__Work to be completed__
Print out the entries below with no edits.

__Data extracts__
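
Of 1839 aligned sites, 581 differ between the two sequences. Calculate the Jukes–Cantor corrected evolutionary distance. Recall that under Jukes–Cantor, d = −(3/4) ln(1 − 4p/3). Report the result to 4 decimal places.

p = 581/1839 ≈ 0.315933.
d = −(3/4) ln(1 − 4p/3) = −0.75 ln(1 − 0.421244) = −0.75 ln(0.578756)
  = −0.75 × (-0.546874) = 0.410156 substitutions/site.

0.4102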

__Answer for the task__
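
Of 1839 aligned sites, 581 differ between the two sequences. Calculate the Jukes–Cantor corrected evolutionary distance. Recall that under Jukes–Cantor, d = −(3/4) ln(1 − 4p/3). Report the result to 4 decimal places.

p = 581/1839 ≈ 0.315933.
d = −(3/4) ln(1 − 4p/3) = −0.75 ln(1 − 0.421244) = −0.75 ln(0.578756)
  = −0.75 × (-0.546874) = 0.410156 substitutions/site.

0.4102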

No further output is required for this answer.